*REQUIRED ACTION*. Beneath this task is a listing; tally its lines that contain "want" and give only the total.

*RECORD EXCERPTS*.
• • • • • • •

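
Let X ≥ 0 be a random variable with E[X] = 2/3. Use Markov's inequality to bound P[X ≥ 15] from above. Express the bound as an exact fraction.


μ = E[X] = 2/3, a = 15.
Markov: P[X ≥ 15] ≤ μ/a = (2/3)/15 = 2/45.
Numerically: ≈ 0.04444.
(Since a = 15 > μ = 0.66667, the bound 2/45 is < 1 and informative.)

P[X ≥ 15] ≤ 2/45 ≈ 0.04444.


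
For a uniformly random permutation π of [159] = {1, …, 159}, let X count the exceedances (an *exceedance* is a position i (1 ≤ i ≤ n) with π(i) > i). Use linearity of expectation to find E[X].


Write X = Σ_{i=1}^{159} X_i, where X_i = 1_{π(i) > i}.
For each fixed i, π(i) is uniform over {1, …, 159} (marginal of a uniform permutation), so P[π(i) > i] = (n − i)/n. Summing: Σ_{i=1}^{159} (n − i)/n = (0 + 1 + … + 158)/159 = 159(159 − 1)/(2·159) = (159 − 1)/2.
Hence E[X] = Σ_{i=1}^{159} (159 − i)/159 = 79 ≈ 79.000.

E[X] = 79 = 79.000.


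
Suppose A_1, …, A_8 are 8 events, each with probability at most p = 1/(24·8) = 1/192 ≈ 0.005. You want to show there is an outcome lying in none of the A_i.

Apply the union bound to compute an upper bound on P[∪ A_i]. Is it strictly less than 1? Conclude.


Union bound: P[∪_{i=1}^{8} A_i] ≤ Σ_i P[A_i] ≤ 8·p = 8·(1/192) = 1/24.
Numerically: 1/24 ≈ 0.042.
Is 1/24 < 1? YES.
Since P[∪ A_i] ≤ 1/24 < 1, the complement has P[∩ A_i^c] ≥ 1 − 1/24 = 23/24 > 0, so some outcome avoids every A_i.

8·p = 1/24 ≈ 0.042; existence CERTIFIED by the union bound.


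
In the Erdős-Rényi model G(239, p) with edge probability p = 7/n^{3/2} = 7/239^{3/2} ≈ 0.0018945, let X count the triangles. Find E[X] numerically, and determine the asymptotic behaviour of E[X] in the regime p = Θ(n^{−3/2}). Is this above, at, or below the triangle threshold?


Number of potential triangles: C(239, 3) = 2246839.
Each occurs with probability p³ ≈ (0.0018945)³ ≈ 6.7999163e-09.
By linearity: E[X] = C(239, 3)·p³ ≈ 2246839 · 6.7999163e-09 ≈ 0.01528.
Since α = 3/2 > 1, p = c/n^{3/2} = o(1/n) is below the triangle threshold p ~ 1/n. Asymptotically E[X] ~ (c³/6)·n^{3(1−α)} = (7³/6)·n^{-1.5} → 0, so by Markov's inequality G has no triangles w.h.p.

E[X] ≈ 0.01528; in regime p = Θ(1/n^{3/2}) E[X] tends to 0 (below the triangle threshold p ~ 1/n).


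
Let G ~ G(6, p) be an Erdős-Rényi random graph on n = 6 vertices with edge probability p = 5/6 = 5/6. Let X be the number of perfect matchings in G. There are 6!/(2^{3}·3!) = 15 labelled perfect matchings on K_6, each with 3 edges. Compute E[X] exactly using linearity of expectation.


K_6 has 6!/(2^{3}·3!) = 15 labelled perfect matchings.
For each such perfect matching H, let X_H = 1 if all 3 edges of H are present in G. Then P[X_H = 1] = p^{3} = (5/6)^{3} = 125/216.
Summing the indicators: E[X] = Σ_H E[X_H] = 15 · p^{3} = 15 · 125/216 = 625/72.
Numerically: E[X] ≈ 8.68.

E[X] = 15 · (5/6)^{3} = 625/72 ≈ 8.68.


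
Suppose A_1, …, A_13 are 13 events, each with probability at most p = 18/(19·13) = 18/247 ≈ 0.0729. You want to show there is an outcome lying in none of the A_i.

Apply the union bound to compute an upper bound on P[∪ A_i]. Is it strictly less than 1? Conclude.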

• • • • • • •

*YOUR RESPONSE*. 2